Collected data
========================
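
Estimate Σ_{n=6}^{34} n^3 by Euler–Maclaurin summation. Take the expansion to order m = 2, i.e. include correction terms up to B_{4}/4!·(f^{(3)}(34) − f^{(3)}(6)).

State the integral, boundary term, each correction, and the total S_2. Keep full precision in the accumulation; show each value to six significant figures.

S_2 ≈ 353800

∫_6^34 x^3 dx evaluates to 333760.
Boundary: ½(f(6) + f(34)) = ½(216.000 + 39304.0) = 19760.0.
Running total after boundary: 353520.
Order-1 term: 1/12 · (3468.00 − 108.000) = 280.000.
Running total after k=1: 353800.
Order-2 term: −1/720 · (6.00000 − 6.00000) = 0.00000.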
========================
Output a faithful copy of every entry, keeping each line as written.

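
Estimate Σ_{n=6}^{34} n^3 by Euler–Maclaurin summation. Take the expansion to order m = 2, i.e. include correction terms up to B_{4}/4!·(f^{(3)}(34) − f^{(3)}(6)).

State the integral, boundary term, each correction, and the total S_2. Keep full precision in the accumulation; show each value to six significant figures.

S_2 ≈ 353800

∫_6^34 x^3 dx evaluates to 333760.
Boundary: ½(f(6) + f(34)) = ½(216.000 + 39304.0) = 19760.0.
Running total after boundary: 353520.
Order-1 term: 1/12 · (3468.00 − 108.000) = 280.000.
Running total after k=1: 353800.
Order-2 term: −1/720 · (6.00000 − 6.00000) = 0.00000.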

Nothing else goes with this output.